» The problem
Repeat verbatim, and only, the lines of the data below, beginning at the line that contains "Answer: -21" and stopping after the line that contains "Let j(S) = √(Z(S)".

Stored dataset items:
++++
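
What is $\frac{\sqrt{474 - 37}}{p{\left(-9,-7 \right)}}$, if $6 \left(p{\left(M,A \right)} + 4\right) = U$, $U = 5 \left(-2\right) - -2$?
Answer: $- \frac{3 \sqrt{437}}{16} \approx -3.9196$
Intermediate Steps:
$U = -8$ ($U = -10 + 2 = -8$)
$p{\left(M,A \right)} = - \frac{16}{3}$ ($p{\left(M,A \right)} = -4 + \frac{1}{6} \left(-8\right) = -4 - \frac{4}{3} = - \frac{16}{3}$)
$\frac{\sqrt{474 - 37}}{p{\left(-9,-7 \right)}} = \frac{\sqrt{474 - 37}}{- \frac{16}{3}} = \sqrt{437} \left(- \frac{3}{16}\right) = - \frac{3 \sqrt{437}}{16}$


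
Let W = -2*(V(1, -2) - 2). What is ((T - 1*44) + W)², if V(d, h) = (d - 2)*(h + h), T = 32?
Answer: 256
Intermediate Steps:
V(d, h) = 2*h*(-2 + d) (V(d, h) = (-2 + d)*(2*h) = 2*h*(-2 + d))
W = -4 (W = -2*(2*(-2)*(-2 + 1) - 2) = -2*(2*(-2)*(-1) - 2) = -2*(4 - 2) = -2*2 = -4)
((T - 1*44) + W)² = ((32 - 1*44) - 4)² = ((32 - 44) - 4)² = (-12 - 4)² = (-16)² = 256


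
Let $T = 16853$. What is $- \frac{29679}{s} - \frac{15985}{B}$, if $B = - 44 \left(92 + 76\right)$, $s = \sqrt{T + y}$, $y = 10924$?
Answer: $\frac{15985}{7392} - \frac{9893 \sqrt{27777}}{9259} \approx -175.91$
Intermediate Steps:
$s = \sqrt{27777}$ ($s = \sqrt{16853 + 10924} = \sqrt{27777} \approx 166.66$)
$B = -7392$ ($B = \left(-44\right) 168 = -7392$)
$- \frac{29679}{s} - \frac{15985}{B} = - \frac{29679}{\sqrt{27777}} - \frac{15985}{-7392} = - 29679 \frac{\sqrt{27777}}{27777} - - \frac{15985}{7392} = - \frac{9893 \sqrt{27777}}{9259} + \frac{15985}{7392} = \frac{15985}{7392} - \frac{9893 \sqrt{27777}}{9259}$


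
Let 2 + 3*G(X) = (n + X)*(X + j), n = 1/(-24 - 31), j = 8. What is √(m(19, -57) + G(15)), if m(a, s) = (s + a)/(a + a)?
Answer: √3081705/165 ≈ 10.639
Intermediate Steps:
n = -1/55 (n = 1/(-55) = -1/55 ≈ -0.018182)
m(a, s) = (a + s)/(2*a) (m(a, s) = (a + s)/((2*a)) = (a + s)*(1/(2*a)) = (a + s)/(2*a))
G(X) = -⅔ + (8 + X)*(-1/55 + X)/3 (G(X) = -⅔ + ((-1/55 + X)*(X + 8))/3 = -⅔ + ((-1/55 + X)*(8 + X))/3 = -⅔ + ((8 + X)*(-1/55 + X))/3 = -⅔ + (8 + X)*(-1/55 + X)/3)
√(m(19, -57) + G(15)) = √((½)*(19 - 57)/19 + (-118/165 + (⅓)*15² + (439/165)*15)) = √((½)*(1/19)*(-38) + (-118/165 + (⅓)*225 + 439/11)) = √(-1 + (-118/165 + 75 + 439/11)) = √(-1 + 18842/165) = √(18677/165) = √3081705/165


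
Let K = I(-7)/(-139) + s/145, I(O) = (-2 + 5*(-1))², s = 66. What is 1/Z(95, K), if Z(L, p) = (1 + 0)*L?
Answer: 1/95 ≈ 0.010526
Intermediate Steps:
I(O) = 49 (I(O) = (-2 - 5)² = (-7)² = 49)
K = 2069/20155 (K = 49/(-139) + 66/145 = 49*(-1/139) + 66*(1/145) = -49/139 + 66/145 = 2069/20155 ≈ 0.10265)
Z(L, p) = L (Z(L, p) = 1*L = L)
1/Z(95, K) = 1/95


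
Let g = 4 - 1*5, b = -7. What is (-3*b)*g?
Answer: -21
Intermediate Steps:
g = -1 (g = 4 - 5 = -1)
(-3*b)*g = -3*(-7)*(-1) = 21*(-1) = -21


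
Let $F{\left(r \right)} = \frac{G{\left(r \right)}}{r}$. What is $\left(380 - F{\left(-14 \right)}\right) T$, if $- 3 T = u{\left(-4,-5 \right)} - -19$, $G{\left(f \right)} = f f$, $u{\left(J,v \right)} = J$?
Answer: $-1970$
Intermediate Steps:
$G{\left(f \right)} = f^{2}$
$T = -5$ ($T = - \frac{-4 - -19}{3} = - \frac{-4 + 19}{3} = \left(- \frac{1}{3}\right) 15 = -5$)
$F{\left(r \right)} = r$ ($F{\left(r \right)} = \frac{r^{2}}{r} = r$)
$\left(380 - F{\left(-14 \right)}\right) T = \left(380 - -14\right) \left(-5\right) = \left(380 + 14\right) \left(-5\right) = 394 \left(-5\right) = -1970$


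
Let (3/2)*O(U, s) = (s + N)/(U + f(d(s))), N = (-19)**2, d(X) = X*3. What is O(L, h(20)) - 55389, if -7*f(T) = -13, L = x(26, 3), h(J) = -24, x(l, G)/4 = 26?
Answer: -123125029/2223 ≈ -55387.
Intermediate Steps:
x(l, G) = 104 (x(l, G) = 4*26 = 104)
L = 104
d(X) = 3*X
f(T) = 13/7 (f(T) = -1/7*(-13) = 13/7)
N = 361
O(U, s) = 2*(361 + s)/(3*(13/7 + U)) (O(U, s) = 2*((s + 361)/(U + 13/7))/3 = 2*((361 + s)/(13/7 + U))/3 = 2*(361 + s)/(3*(13/7 + U)))
O(L, h(20)) - 55389 = 14*(361 - 24)/(3*(13 + 7*104)) - 55389 = (14/3)*337/(13 + 728) - 55389 = (14/3)*337/741 - 55389 = (14/3)*(1/741)*337 - 55389 = 4718/2223 - 55389 = -123125029/2223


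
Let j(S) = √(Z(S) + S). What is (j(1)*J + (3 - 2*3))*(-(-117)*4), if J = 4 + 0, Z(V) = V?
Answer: -1404 + 1872*√2 ≈ 1243.4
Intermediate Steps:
J = 4
j(S) = √2*√S (j(S) = √(S + S) = √(2*S) = √2*√S)
(j(1)*J + (3 - 2*3))*(-(-117)*4) = ((√2*√1)*4 + (3 - 2*3))*(-(-117)*4) = ((√2*1)*4 + (3 - 6))*(-1*(-468)) = (√2*4 - 3)*468 = (4*√2 - 3)*468 = (-3 + 4*√2)*468 = -1404 + 1872*√2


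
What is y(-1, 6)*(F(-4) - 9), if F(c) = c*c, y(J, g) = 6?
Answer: 42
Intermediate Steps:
F(c) = c²
y(-1, 6)*(F(-4) - 9) = 6*((-4)² - 9) = 6*(16 - 9) = 6*7 = 42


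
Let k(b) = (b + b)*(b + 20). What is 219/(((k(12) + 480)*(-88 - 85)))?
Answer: -73/71968 ≈ -0.0010143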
++++
» Task answer
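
Answer: -21
Intermediate Steps:
g = -1 (g = 4 - 5 = -1)
(-3*b)*g = -3*(-7)*(-1) = 21*(-1) = -21


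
Let $F{\left(r \right)} = \frac{G{\left(r \right)}}{r}$. What is $\left(380 - F{\left(-14 \right)}\right) T$, if $- 3 T = u{\left(-4,-5 \right)} - -19$, $G{\left(f \right)} = f f$, $u{\left(J,v \right)} = J$?
Answer: $-1970$
Intermediate Steps:
$G{\left(f \right)} = f^{2}$
$T = -5$ ($T = - \frac{-4 - -19}{3} = - \frac{-4 + 19}{3} = \left(- \frac{1}{3}\right) 15 = -5$)
$F{\left(r \right)} = r$ ($F{\left(r \right)} = \frac{r^{2}}{r} = r$)
$\left(380 - F{\left(-14 \right)}\right) T = \left(380 - -14\right) \left(-5\right) = \left(380 + 14\right) \left(-5\right) = 394 \left(-5\right) = -1970$


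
Let (3/2)*O(U, s) = (s + N)/(U + f(d(s))), N = (-19)**2, d(X) = X*3. What is O(L, h(20)) - 55389, if -7*f(T) = -13, L = x(26, 3), h(J) = -24, x(l, G)/4 = 26?
Answer: -123125029/2223 ≈ -55387.
Intermediate Steps:
x(l, G) = 104 (x(l, G) = 4*26 = 104)
L = 104
d(X) = 3*X
f(T) = 13/7 (f(T) = -1/7*(-13) = 13/7)
N = 361
O(U, s) = 2*(361 + s)/(3*(13/7 + U)) (O(U, s) = 2*((s + 361)/(U + 13/7))/3 = 2*((361 + s)/(13/7 + U))/3 = 2*(361 + s)/(3*(13/7 + U)))
O(L, h(20)) - 55389 = 14*(361 - 24)/(3*(13 + 7*104)) - 55389 = (14/3)*337/(13 + 728) - 55389 = (14/3)*337/741 - 55389 = (14/3)*(1/741)*337 - 55389 = 4718/2223 - 55389 = -123125029/2223


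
Let j(S) = √(Z(S) + S). What is (j(1)*J + (3 - 2*3))*(-(-117)*4), if J = 4 + 0, Z(V) = V?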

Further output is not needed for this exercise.